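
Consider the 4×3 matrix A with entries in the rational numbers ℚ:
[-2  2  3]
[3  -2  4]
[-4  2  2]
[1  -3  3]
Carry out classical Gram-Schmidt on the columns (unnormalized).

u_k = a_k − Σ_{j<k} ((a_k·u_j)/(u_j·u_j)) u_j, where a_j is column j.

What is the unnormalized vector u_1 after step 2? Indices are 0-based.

Step 1: u_0 = a_0 = (-2, 3, -4, 1).
Step 2: u_1 = a_1 − (-7/10)·u_0 = (3/5, 1/10, -4/5, -23/10).

u_1 = (3/5, 1/10, -4/5, -23/10)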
********
§ ASSIGNMENT:
Each of the lines above should be printed again precisely as it reads.

§ RESPONSE TO THE TASK:
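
Consider the 4×3 matrix A with entries in the rational numbers ℚ:
[-2  2  3]
[3  -2  4]
[-4  2  2]
[1  -3  3]
Carry out classical Gram-Schmidt on the columns (unnormalized).

u_k = a_k − Σ_{j<k} ((a_k·u_j)/(u_j·u_j)) u_j, where a_j is column j.

What is the unnormalized vector u_1 after step 2? Indices are 0-based.

Step 1: u_0 = a_0 = (-2, 3, -4, 1).
Step 2: u_1 = a_1 − (-7/10)·u_0 = (3/5, 1/10, -4/5, -23/10).

u_1 = (3/5, 1/10, -4/5, -23/10)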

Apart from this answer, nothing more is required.